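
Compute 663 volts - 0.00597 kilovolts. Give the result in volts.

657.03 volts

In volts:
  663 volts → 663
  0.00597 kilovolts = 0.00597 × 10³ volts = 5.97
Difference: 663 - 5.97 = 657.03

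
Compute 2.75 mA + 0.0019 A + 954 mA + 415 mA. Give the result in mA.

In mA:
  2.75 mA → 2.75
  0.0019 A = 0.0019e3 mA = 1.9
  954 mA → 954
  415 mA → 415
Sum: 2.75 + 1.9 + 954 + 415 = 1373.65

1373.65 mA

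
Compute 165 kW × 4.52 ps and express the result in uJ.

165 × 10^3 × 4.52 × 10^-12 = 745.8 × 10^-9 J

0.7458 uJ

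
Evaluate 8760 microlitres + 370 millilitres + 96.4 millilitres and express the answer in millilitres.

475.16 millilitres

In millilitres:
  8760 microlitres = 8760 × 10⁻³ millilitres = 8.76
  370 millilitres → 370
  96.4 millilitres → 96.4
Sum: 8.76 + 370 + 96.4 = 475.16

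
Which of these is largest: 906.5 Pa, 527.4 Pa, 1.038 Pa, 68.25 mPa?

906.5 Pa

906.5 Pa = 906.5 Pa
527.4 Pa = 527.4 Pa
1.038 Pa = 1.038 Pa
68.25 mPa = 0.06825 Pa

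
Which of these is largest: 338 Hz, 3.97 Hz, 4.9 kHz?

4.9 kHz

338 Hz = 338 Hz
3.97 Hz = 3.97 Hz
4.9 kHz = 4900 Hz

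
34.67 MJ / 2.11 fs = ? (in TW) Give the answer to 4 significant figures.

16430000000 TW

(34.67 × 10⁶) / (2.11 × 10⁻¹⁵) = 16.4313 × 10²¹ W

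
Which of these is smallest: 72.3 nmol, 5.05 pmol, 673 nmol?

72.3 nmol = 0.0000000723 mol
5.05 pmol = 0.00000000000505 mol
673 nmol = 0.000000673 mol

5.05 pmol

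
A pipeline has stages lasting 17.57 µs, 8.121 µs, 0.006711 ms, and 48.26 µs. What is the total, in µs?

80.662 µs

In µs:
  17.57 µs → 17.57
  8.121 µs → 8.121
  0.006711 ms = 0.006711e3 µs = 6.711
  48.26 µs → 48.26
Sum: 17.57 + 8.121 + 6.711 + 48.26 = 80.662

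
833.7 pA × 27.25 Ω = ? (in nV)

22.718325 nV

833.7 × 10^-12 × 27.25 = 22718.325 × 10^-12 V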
==
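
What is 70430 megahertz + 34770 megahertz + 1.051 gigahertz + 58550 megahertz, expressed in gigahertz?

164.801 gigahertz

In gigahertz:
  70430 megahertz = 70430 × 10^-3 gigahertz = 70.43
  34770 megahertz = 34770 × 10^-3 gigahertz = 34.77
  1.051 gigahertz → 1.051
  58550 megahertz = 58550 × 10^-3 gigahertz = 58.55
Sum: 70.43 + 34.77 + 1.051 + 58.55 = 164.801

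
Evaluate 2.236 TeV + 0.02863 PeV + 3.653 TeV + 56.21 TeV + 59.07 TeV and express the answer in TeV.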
...
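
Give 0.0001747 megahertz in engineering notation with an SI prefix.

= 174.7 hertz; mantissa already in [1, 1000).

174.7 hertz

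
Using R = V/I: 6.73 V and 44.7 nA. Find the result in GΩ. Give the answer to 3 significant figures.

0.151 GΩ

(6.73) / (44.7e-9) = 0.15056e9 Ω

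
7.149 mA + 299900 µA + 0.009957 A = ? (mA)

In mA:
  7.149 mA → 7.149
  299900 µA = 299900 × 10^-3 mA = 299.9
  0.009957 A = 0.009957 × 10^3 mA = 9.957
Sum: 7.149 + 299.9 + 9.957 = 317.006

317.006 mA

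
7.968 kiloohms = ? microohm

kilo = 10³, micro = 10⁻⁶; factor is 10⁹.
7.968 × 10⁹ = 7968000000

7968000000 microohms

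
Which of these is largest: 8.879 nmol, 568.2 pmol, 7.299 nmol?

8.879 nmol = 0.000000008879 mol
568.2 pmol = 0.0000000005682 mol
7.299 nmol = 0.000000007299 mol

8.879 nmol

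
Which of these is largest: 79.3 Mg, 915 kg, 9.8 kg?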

§ TASK REQUIREMENTS
Of the entries above, repeat exactly the lines from the line with "7.968 kiloohms = ? microohm" through the line with "Which of these is largest: 79.3", both of them included.

§ RESULT
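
7.968 kiloohms = ? microohm

kilo = 10³, micro = 10⁻⁶; factor is 10⁹.
7.968 × 10⁹ = 7968000000

7968000000 microohms

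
Which of these is largest: 8.879 nmol, 568.2 pmol, 7.299 nmol?

8.879 nmol = 0.000000008879 mol
568.2 pmol = 0.0000000005682 mol
7.299 nmol = 0.000000007299 mol

8.879 nmol

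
Which of these is largest: 79.3 Mg, 915 kg, 9.8 kg?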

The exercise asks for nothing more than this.